* [Work required]:
Quote all of the data below exactly, please.

* [Excerpted data]:
------------------------------------------------------------

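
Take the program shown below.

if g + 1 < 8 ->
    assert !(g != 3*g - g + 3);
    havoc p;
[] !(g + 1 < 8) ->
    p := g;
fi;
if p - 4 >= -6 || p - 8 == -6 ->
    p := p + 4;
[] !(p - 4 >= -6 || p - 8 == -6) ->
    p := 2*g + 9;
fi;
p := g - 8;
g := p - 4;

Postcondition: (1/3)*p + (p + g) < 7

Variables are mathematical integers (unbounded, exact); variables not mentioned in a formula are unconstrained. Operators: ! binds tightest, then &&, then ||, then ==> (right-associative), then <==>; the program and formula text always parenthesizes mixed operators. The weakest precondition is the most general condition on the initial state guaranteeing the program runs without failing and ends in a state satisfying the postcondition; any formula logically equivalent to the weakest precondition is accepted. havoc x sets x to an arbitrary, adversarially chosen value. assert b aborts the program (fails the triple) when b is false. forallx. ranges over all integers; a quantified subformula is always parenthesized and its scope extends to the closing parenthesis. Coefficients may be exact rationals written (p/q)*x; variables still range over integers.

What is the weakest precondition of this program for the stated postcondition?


Working backward. After the program, the postcondition (1/3)*p + (p + g) < 7 must hold; in canonical form it is g + (4/3)*p < 7.
Before g := p - 4: (7/3)*p < 11
Before p := g - 8: (7/3)*g < 89/3
Then branch requires (7/3)*g < 89/3; else branch requires (7/3)*g < 89/3.
Before the if: ((p >= -2 || p == 2) ==> (7/3)*g < 89/3) && ((!(p >= -2 || p == 2)) ==> (7/3)*g < 89/3)
Then branch requires (!(g != -3)) && (forall p_1. (((p_1 >= -2 || p_1 == 2) ==> (7/3)*g < 89/3) && ((!(p_1 >= -2 || p_1 == 2)) ==> (7/3)*g < 89/3))); else branch requires ((g >= -2 || g == 2) ==> (7/3)*g < 89/3) && ((!(g >= -2 || g == 2)) ==> (7/3)*g < 89/3).
Before the if: (g < 7 ==> ((!(g != -3)) && (forall p_1. (((p_1 >= -2 || p_1 == 2) ==> (7/3)*g < 89/3) && ((!(p_1 >= -2 || p_1 == 2)) ==> (7/3)*g < 89/3))))) && ((!(g < 7)) ==> (((g >= -2 || g == 2) ==> (7/3)*g < 89/3) && ((!(g >= -2 || g == 2)) ==> (7/3)*g < 89/3)))
Answer: WP = (g < 7 ==> ((!(g != -3)) && (forall p_1. (((p_1 >= -2 || p_1 == 2) ==> (7/3)*g < 89/3) && ((!(p_1 >= -2 || p_1 == 2)) ==> (7/3)*g < 89/3))))) && ((!(g < 7)) ==> (((g >= -2 || g == 2) ==> (7/3)*g < 89/3) && ((!(g >= -2 || g == 2)) ==> (7/3)*g < 89/3)))


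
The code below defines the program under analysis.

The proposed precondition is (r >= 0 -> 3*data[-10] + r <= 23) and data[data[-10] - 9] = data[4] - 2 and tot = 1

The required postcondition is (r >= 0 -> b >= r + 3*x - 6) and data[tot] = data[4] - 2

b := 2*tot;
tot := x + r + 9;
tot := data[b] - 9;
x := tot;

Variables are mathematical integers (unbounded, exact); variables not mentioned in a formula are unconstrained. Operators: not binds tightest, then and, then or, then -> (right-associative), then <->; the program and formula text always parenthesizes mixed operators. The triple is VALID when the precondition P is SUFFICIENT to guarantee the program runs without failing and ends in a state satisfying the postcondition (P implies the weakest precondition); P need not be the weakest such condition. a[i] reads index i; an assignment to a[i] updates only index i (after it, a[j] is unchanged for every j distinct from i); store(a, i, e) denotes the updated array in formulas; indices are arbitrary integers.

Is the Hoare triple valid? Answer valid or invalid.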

------------------------------------------------------------

* [Response]:
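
Take the program shown below.

if g + 1 < 8 ->
    assert !(g != 3*g - g + 3);
    havoc p;
[] !(g + 1 < 8) ->
    p := g;
fi;
if p - 4 >= -6 || p - 8 == -6 ->
    p := p + 4;
[] !(p - 4 >= -6 || p - 8 == -6) ->
    p := 2*g + 9;
fi;
p := g - 8;
g := p - 4;

Postcondition: (1/3)*p + (p + g) < 7

Variables are mathematical integers (unbounded, exact); variables not mentioned in a formula are unconstrained. Operators: ! binds tightest, then &&, then ||, then ==> (right-associative), then <==>; the program and formula text always parenthesizes mixed operators. The weakest precondition is the most general condition on the initial state guaranteeing the program runs without failing and ends in a state satisfying the postcondition; any formula logically equivalent to the weakest precondition is accepted. havoc x sets x to an arbitrary, adversarially chosen value. assert b aborts the program (fails the triple) when b is false. forallx. ranges over all integers; a quantified subformula is always parenthesized and its scope extends to the closing parenthesis. Coefficients may be exact rationals written (p/q)*x; variables still range over integers.

What is the weakest precondition of this program for the stated postcondition?


Working backward. After the program, the postcondition (1/3)*p + (p + g) < 7 must hold; in canonical form it is g + (4/3)*p < 7.
Before g := p - 4: (7/3)*p < 11
Before p := g - 8: (7/3)*g < 89/3
Then branch requires (7/3)*g < 89/3; else branch requires (7/3)*g < 89/3.
Before the if: ((p >= -2 || p == 2) ==> (7/3)*g < 89/3) && ((!(p >= -2 || p == 2)) ==> (7/3)*g < 89/3)
Then branch requires (!(g != -3)) && (forall p_1. (((p_1 >= -2 || p_1 == 2) ==> (7/3)*g < 89/3) && ((!(p_1 >= -2 || p_1 == 2)) ==> (7/3)*g < 89/3))); else branch requires ((g >= -2 || g == 2) ==> (7/3)*g < 89/3) && ((!(g >= -2 || g == 2)) ==> (7/3)*g < 89/3).
Before the if: (g < 7 ==> ((!(g != -3)) && (forall p_1. (((p_1 >= -2 || p_1 == 2) ==> (7/3)*g < 89/3) && ((!(p_1 >= -2 || p_1 == 2)) ==> (7/3)*g < 89/3))))) && ((!(g < 7)) ==> (((g >= -2 || g == 2) ==> (7/3)*g < 89/3) && ((!(g >= -2 || g == 2)) ==> (7/3)*g < 89/3)))
Answer: WP = (g < 7 ==> ((!(g != -3)) && (forall p_1. (((p_1 >= -2 || p_1 == 2) ==> (7/3)*g < 89/3) && ((!(p_1 >= -2 || p_1 == 2)) ==> (7/3)*g < 89/3))))) && ((!(g < 7)) ==> (((g >= -2 || g == 2) ==> (7/3)*g < 89/3) && ((!(g >= -2 || g == 2)) ==> (7/3)*g < 89/3)))


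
The code below defines the program under analysis.

The proposed precondition is (r >= 0 -> 3*data[-10] + r <= 23) and data[data[-10] - 9] = data[4] - 2 and tot = 1

The required postcondition is (r >= 0 -> b >= r + 3*x - 6) and data[tot] = data[4] - 2

b := 2*tot;
tot := x + r + 9;
tot := data[b] - 9;
x := tot;

Variables are mathematical integers (unbounded, exact); variables not mentioned in a formula are unconstrained. Operators: not binds tightest, then and, then or, then -> (right-associative), then <->; the program and formula text always parenthesizes mixed operators. The triple is VALID when the precondition P is SUFFICIENT to guarantee the program runs without failing and ends in a state satisfying the postcondition (P implies the weakest precondition); P need not be the weakest such condition. a[i] reads index i; an assignment to a[i] updates only index i (after it, a[j] is unchanged for every j distinct from i); store(a, i, e) denotes the updated array in formulas; indices are arbitrary integers.

Is the Hoare triple valid? Answer valid or invalid.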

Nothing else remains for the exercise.